Stored data entries:
##############################

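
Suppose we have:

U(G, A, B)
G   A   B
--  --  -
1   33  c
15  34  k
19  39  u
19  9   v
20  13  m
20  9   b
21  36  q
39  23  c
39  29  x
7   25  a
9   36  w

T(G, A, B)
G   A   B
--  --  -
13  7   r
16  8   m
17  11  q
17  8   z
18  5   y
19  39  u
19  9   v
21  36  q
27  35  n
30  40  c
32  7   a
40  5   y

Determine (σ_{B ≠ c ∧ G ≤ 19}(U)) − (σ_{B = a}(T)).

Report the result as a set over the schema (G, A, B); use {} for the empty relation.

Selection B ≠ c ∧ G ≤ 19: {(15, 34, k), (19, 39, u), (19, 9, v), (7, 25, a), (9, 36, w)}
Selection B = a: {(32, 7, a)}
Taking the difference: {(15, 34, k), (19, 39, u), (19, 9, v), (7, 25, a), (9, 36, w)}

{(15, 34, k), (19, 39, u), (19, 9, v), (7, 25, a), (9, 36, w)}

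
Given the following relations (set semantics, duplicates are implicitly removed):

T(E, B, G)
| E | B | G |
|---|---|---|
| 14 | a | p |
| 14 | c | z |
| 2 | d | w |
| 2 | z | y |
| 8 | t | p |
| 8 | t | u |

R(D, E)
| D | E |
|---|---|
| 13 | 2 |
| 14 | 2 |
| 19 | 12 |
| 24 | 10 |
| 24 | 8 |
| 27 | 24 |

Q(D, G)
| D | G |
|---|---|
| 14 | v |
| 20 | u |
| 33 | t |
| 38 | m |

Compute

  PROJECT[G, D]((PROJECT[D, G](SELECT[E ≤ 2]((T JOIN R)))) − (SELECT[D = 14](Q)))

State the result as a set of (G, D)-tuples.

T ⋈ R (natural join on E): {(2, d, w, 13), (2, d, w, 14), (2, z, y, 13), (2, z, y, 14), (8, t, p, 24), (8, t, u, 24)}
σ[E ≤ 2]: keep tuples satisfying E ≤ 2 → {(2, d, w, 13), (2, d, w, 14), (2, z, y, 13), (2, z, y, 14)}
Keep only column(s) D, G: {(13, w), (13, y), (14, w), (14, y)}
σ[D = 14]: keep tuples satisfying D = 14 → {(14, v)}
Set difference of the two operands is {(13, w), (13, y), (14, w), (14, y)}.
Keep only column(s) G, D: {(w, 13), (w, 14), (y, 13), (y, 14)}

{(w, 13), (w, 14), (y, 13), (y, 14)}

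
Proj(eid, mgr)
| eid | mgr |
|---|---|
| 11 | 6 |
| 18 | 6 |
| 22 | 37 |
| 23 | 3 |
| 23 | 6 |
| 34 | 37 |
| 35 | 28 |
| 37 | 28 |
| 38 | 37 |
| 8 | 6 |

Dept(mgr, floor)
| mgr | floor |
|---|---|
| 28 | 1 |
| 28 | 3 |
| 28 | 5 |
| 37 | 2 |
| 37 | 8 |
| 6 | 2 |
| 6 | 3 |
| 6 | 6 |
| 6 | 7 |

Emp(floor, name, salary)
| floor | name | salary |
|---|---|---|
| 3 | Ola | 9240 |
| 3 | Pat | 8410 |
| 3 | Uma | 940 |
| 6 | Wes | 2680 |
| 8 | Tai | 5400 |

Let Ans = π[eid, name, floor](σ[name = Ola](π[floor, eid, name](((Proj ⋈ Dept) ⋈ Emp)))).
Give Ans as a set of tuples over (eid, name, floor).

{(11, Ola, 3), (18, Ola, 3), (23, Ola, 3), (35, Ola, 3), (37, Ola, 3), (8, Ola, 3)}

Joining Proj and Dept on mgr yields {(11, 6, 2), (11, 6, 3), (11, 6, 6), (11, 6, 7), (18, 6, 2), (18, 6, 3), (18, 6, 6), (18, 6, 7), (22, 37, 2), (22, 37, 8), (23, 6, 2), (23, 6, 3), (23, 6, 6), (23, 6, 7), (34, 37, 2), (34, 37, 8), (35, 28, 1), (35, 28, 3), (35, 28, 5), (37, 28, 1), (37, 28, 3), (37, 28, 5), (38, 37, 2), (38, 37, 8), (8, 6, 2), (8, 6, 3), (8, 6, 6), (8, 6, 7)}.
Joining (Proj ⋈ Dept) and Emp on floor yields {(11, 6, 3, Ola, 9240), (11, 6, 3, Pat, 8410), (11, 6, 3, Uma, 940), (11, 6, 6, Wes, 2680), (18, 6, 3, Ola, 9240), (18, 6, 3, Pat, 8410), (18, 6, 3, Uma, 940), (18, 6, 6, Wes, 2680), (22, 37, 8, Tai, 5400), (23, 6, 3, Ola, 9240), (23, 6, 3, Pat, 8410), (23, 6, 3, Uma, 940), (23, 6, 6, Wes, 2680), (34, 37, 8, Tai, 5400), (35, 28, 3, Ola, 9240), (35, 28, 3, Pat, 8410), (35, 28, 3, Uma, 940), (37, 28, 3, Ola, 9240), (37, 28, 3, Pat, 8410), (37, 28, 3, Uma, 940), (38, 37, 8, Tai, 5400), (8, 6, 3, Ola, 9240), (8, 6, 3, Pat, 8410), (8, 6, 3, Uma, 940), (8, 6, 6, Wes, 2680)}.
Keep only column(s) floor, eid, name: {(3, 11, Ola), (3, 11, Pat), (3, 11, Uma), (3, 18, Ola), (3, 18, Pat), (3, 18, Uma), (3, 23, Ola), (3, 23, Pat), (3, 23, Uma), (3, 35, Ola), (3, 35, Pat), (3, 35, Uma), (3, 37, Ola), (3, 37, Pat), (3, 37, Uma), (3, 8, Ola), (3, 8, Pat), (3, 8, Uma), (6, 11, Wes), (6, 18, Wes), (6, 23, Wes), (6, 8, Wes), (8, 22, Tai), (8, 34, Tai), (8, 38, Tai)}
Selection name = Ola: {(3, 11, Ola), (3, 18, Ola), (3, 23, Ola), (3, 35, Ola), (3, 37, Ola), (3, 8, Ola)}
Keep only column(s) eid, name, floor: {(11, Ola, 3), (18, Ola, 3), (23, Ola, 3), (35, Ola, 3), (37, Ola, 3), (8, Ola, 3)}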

##############################

EXERCISE REQUIREMENTS:
Every line of the entries that includes "salary" must be copied into the answer.

TASK SOLUTION:
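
Emp(floor, name, salary)
| floor | name | salary |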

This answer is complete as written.